*** Opening of Records for the exercise ***
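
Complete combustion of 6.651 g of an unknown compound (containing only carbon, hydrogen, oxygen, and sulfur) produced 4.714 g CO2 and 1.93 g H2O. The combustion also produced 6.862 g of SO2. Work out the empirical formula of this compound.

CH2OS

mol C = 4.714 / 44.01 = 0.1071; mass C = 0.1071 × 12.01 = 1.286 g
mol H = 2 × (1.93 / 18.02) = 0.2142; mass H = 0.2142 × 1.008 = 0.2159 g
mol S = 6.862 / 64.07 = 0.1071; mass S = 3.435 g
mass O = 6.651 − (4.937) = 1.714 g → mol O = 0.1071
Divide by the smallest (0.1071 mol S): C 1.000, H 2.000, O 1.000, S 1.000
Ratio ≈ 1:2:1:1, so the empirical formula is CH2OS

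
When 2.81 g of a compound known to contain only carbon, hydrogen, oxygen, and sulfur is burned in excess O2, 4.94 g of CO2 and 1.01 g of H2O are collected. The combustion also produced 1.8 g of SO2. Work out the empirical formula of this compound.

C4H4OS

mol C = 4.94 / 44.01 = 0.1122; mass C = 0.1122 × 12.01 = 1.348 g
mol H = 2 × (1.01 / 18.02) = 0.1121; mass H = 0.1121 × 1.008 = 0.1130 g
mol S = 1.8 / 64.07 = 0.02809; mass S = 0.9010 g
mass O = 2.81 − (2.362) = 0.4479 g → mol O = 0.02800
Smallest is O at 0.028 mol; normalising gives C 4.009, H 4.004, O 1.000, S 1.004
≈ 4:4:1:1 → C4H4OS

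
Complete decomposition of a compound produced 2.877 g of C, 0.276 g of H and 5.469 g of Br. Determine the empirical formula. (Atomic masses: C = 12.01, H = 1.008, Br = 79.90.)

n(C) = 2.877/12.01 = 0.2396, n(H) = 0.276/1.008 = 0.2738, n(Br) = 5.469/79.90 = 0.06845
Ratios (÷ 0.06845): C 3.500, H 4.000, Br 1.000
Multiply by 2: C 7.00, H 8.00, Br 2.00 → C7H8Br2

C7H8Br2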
*** Close of Records for the exercise ***
Starting with the line that contains "When 2.81 g", copy each line through the end of the data exactly, and leave out all earlier lines.

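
When 2.81 g of a compound known to contain only carbon, hydrogen, oxygen, and sulfur is burned in excess O2, 4.94 g of CO2 and 1.01 g of H2O are collected. The combustion also produced 1.8 g of SO2. Work out the empirical formula of this compound.

C4H4OS

mol C = 4.94 / 44.01 = 0.1122; mass C = 0.1122 × 12.01 = 1.348 g
mol H = 2 × (1.01 / 18.02) = 0.1121; mass H = 0.1121 × 1.008 = 0.1130 g
mol S = 1.8 / 64.07 = 0.02809; mass S = 0.9010 g
mass O = 2.81 − (2.362) = 0.4479 g → mol O = 0.02800
Smallest is O at 0.028 mol; normalising gives C 4.009, H 4.004, O 1.000, S 1.004
≈ 4:4:1:1 → C4H4OS

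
Complete decomposition of a compound produced 2.877 g of C, 0.276 g of H and 5.469 g of Br. Determine the empirical formula. (Atomic masses: C = 12.01, H = 1.008, Br = 79.90.)

n(C) = 2.877/12.01 = 0.2396, n(H) = 0.276/1.008 = 0.2738, n(Br) = 5.469/79.90 = 0.06845
Ratios (÷ 0.06845): C 3.500, H 4.000, Br 1.000
Multiply by 2: C 7.00, H 8.00, Br 2.00 → C7H8Br2

C7H8Br2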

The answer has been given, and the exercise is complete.